▶ MATERIAL TO PROCESS:
★ ★ ★ ★ ★ ★ ★

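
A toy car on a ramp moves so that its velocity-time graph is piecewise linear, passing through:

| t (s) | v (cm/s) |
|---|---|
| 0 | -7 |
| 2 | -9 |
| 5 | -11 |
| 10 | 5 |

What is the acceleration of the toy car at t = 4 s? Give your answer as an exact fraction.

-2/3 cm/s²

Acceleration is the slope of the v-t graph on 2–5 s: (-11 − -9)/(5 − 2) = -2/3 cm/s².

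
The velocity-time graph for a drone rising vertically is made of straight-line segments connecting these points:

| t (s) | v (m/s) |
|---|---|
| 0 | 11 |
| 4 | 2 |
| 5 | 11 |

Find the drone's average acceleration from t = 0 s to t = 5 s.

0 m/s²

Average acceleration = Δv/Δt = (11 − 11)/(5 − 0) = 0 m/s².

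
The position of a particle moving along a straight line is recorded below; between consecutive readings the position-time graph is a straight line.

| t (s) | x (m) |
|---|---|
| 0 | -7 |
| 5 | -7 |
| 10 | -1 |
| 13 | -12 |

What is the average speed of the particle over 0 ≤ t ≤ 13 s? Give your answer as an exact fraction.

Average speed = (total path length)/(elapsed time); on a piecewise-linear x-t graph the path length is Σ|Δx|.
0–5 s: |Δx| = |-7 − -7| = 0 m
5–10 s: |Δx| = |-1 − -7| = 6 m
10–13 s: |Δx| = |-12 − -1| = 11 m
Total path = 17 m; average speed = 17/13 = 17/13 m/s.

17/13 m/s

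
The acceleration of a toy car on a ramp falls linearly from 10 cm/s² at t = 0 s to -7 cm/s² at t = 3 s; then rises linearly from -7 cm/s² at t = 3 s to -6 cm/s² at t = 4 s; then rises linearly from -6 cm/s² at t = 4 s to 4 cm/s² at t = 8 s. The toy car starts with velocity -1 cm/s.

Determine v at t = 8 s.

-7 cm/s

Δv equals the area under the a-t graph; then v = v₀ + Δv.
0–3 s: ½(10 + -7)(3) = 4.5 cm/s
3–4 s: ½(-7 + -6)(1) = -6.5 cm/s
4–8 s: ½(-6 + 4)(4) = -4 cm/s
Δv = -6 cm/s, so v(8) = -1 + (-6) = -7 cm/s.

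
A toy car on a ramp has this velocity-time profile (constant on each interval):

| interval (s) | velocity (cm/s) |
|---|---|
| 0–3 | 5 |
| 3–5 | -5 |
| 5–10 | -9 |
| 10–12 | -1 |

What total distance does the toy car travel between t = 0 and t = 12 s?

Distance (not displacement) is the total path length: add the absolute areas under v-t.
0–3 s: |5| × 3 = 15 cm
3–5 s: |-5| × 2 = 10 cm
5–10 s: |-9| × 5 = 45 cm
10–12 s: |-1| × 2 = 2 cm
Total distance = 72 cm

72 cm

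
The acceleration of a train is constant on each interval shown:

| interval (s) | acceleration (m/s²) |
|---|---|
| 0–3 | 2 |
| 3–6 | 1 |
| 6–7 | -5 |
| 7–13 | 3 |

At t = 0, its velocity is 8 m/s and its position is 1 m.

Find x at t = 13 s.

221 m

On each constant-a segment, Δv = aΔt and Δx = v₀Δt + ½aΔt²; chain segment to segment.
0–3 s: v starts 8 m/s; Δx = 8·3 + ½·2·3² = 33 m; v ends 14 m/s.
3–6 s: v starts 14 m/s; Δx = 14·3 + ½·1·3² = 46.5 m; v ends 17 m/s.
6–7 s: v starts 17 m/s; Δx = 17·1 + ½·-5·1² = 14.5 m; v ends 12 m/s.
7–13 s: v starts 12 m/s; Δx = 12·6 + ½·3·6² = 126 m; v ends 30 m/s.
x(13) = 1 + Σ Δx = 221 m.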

★ ★ ★ ★ ★ ★ ★

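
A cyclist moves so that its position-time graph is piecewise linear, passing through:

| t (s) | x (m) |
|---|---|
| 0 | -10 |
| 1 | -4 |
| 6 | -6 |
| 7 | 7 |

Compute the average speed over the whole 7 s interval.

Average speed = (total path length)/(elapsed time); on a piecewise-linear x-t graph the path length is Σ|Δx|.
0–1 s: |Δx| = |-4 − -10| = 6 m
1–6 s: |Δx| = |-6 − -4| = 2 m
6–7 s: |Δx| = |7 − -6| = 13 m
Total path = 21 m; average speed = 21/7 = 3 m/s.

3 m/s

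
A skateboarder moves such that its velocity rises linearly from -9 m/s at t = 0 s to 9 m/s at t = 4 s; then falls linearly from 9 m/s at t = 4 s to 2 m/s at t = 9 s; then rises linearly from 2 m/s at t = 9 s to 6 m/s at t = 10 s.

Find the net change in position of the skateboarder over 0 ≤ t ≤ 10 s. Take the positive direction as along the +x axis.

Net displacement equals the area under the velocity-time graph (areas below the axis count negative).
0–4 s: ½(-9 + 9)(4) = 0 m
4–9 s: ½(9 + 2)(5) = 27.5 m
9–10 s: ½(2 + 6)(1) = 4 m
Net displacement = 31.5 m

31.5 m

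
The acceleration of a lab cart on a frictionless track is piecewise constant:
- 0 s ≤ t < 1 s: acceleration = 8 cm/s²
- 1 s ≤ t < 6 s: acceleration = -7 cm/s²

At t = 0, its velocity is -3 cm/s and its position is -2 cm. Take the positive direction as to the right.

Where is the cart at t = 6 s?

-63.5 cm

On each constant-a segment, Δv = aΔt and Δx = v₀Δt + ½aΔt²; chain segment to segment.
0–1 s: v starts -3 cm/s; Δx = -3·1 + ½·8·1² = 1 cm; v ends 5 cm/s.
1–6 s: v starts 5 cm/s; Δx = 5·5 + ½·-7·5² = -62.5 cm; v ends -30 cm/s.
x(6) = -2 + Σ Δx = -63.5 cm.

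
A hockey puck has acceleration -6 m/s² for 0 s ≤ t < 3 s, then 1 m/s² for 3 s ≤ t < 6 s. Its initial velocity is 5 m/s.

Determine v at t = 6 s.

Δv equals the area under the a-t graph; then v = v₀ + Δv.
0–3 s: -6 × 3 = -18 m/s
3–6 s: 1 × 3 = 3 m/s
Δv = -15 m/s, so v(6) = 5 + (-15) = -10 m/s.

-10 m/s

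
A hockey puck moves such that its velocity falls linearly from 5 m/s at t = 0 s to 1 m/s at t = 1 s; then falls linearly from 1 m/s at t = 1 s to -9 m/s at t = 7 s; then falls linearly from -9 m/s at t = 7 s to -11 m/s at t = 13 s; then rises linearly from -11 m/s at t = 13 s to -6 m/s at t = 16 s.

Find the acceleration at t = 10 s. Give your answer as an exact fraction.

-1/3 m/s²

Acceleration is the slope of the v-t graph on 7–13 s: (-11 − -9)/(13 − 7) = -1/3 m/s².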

★ ★ ★ ★ ★ ★ ★

▶ AIM OF THE EXERCISE: Checking each line above, count the ones that hold the word "hockey" and state the total alone.

▶ TASK SOLUTION: 2